Give again the lines of the data from its first line through the line with "(1) add 0.4462 M of A, then re-equilibrate.". Change nothing.

Stored items:
────────────────────────────────────────

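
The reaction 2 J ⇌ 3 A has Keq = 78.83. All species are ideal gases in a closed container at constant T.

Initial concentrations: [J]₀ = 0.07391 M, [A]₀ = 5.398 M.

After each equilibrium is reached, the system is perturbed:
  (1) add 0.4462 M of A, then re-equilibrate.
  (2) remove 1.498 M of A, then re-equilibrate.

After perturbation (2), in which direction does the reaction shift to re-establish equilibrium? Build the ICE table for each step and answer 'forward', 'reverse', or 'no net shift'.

Q₀ = 2.8793e+04 vs Keq = 78.83 ⇒ Q>K, reverse
Step 1:
                    J           A
  Initial     0.07391       5.398
  Change       0.8626      -1.294
  Equil        0.9365       4.104
  solve Keq expr → x = -0.4313; check Q = 78.83
Then add 0.4462 M of A.
Step 2:
                    J           A
  Initial      0.9365        4.55
  Change       0.1021     -0.1531
  Equil         1.039       4.397
  solve Keq expr → x = -0.05104; check Q = 78.83
Then remove 1.498 M of A.
Step 3:
                    J           A
  Initial       1.039       2.899
  Change      -0.3329      0.4993
  Equil        0.7057       3.399
  solve Keq expr → x = 0.1664; check Q = 78.83

Direction: forward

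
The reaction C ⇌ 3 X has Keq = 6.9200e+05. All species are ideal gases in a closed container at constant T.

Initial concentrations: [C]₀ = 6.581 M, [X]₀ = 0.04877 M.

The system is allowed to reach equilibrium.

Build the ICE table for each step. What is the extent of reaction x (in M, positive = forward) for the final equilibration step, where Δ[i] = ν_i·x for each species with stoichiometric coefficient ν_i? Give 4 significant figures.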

────────────────────────────────────────

=== Response to the task ===
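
The reaction 2 J ⇌ 3 A has Keq = 78.83. All species are ideal gases in a closed container at constant T.

Initial concentrations: [J]₀ = 0.07391 M, [A]₀ = 5.398 M.

After each equilibrium is reached, the system is perturbed:
  (1) add 0.4462 M of A, then re-equilibrate.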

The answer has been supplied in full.